**Exercise prompt:**
Render every entry exactly as it appears.

**Given records:**

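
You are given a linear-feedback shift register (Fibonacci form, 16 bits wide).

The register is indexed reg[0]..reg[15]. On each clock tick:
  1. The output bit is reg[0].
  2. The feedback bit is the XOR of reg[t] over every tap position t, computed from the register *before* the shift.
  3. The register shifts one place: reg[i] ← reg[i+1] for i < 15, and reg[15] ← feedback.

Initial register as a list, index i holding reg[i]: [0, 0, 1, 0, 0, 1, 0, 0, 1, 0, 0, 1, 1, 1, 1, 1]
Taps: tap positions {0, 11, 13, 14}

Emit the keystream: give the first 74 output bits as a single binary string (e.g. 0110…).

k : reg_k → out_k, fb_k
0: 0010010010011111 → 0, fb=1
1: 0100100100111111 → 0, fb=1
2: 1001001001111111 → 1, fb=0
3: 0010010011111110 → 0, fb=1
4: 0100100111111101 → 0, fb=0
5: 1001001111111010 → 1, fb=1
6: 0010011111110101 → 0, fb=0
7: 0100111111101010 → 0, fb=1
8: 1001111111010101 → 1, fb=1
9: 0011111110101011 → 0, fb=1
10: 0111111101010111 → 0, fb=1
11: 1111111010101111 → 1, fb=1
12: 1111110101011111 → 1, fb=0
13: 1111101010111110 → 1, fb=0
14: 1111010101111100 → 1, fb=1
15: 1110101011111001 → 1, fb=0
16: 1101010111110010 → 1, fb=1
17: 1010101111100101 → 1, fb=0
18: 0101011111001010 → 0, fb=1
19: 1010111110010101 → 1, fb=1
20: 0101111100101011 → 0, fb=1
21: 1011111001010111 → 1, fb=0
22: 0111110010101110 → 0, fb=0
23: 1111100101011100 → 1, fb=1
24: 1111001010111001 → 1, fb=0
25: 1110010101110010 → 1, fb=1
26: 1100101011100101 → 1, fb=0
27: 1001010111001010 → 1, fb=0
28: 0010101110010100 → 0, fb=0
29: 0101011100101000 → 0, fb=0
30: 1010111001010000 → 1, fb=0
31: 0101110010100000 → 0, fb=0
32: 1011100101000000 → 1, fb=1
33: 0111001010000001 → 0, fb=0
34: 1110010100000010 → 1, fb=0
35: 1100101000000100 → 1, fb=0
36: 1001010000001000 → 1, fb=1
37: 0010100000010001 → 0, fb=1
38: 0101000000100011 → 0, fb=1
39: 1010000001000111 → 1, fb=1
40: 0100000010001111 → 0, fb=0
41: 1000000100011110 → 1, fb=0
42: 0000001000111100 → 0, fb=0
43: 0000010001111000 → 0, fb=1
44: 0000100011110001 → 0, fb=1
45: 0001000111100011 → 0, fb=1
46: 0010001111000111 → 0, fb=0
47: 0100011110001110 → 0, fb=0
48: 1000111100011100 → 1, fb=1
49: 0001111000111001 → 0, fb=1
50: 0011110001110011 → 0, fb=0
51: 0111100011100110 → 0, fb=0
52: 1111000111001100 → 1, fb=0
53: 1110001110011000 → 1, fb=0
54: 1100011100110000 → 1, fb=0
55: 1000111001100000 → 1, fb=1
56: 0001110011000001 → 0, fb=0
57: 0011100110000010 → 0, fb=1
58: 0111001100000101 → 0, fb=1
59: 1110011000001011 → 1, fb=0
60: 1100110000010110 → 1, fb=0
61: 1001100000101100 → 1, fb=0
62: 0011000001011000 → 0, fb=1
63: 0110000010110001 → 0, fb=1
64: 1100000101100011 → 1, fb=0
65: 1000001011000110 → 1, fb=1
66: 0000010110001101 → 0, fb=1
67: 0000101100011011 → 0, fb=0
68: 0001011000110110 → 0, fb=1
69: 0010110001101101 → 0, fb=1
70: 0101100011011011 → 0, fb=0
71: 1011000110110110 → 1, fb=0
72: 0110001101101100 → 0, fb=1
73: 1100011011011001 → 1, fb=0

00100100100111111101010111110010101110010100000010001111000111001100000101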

**Completed task:**
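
You are given a linear-feedback shift register (Fibonacci form, 16 bits wide).

The register is indexed reg[0]..reg[15]. On each clock tick:
  1. The output bit is reg[0].
  2. The feedback bit is the XOR of reg[t] over every tap position t, computed from the register *before* the shift.
  3. The register shifts one place: reg[i] ← reg[i+1] for i < 15, and reg[15] ← feedback.

Initial register as a list, index i holding reg[i]: [0, 0, 1, 0, 0, 1, 0, 0, 1, 0, 0, 1, 1, 1, 1, 1]
Taps: tap positions {0, 11, 13, 14}

Emit the keystream: give the first 74 output bits as a single binary string (e.g. 0110…).

k : reg_k → out_k, fb_k
0: 0010010010011111 → 0, fb=1
1: 0100100100111111 → 0, fb=1
2: 1001001001111111 → 1, fb=0
3: 0010010011111110 → 0, fb=1
4: 0100100111111101 → 0, fb=0
5: 1001001111111010 → 1, fb=1
6: 0010011111110101 → 0, fb=0
7: 0100111111101010 → 0, fb=1
8: 1001111111010101 → 1, fb=1
9: 0011111110101011 → 0, fb=1
10: 0111111101010111 → 0, fb=1
11: 1111111010101111 → 1, fb=1
12: 1111110101011111 → 1, fb=0
13: 1111101010111110 → 1, fb=0
14: 1111010101111100 → 1, fb=1
15: 1110101011111001 → 1, fb=0
16: 1101010111110010 → 1, fb=1
17: 1010101111100101 → 1, fb=0
18: 0101011111001010 → 0, fb=1
19: 1010111110010101 → 1, fb=1
20: 0101111100101011 → 0, fb=1
21: 1011111001010111 → 1, fb=0
22: 0111110010101110 → 0, fb=0
23: 1111100101011100 → 1, fb=1
24: 1111001010111001 → 1, fb=0
25: 1110010101110010 → 1, fb=1
26: 1100101011100101 → 1, fb=0
27: 1001010111001010 → 1, fb=0
28: 0010101110010100 → 0, fb=0
29: 0101011100101000 → 0, fb=0
30: 1010111001010000 → 1, fb=0
31: 0101110010100000 → 0, fb=0
32: 1011100101000000 → 1, fb=1
33: 0111001010000001 → 0, fb=0
34: 1110010100000010 → 1, fb=0
35: 1100101000000100 → 1, fb=0
36: 1001010000001000 → 1, fb=1
37: 0010100000010001 → 0, fb=1
38: 0101000000100011 → 0, fb=1
39: 1010000001000111 → 1, fb=1
40: 0100000010001111 → 0, fb=0
41: 1000000100011110 → 1, fb=0
42: 0000001000111100 → 0, fb=0
43: 0000010001111000 → 0, fb=1
44: 0000100011110001 → 0, fb=1
45: 0001000111100011 → 0, fb=1
46: 0010001111000111 → 0, fb=0
47: 0100011110001110 → 0, fb=0
48: 1000111100011100 → 1, fb=1
49: 0001111000111001 → 0, fb=1
50: 0011110001110011 → 0, fb=0
51: 0111100011100110 → 0, fb=0
52: 1111000111001100 → 1, fb=0
53: 1110001110011000 → 1, fb=0
54: 1100011100110000 → 1, fb=0
55: 1000111001100000 → 1, fb=1
56: 0001110011000001 → 0, fb=0
57: 0011100110000010 → 0, fb=1
58: 0111001100000101 → 0, fb=1
59: 1110011000001011 → 1, fb=0
60: 1100110000010110 → 1, fb=0
61: 1001100000101100 → 1, fb=0
62: 0011000001011000 → 0, fb=1
63: 0110000010110001 → 0, fb=1
64: 1100000101100011 → 1, fb=0
65: 1000001011000110 → 1, fb=1
66: 0000010110001101 → 0, fb=1
67: 0000101100011011 → 0, fb=0
68: 0001011000110110 → 0, fb=1
69: 0010110001101101 → 0, fb=1
70: 0101100011011011 → 0, fb=0
71: 1011000110110110 → 1, fb=0
72: 0110001101101100 → 0, fb=1
73: 1100011011011001 → 1, fb=0

00100100100111111101010111110010101110010100000010001111000111001100000101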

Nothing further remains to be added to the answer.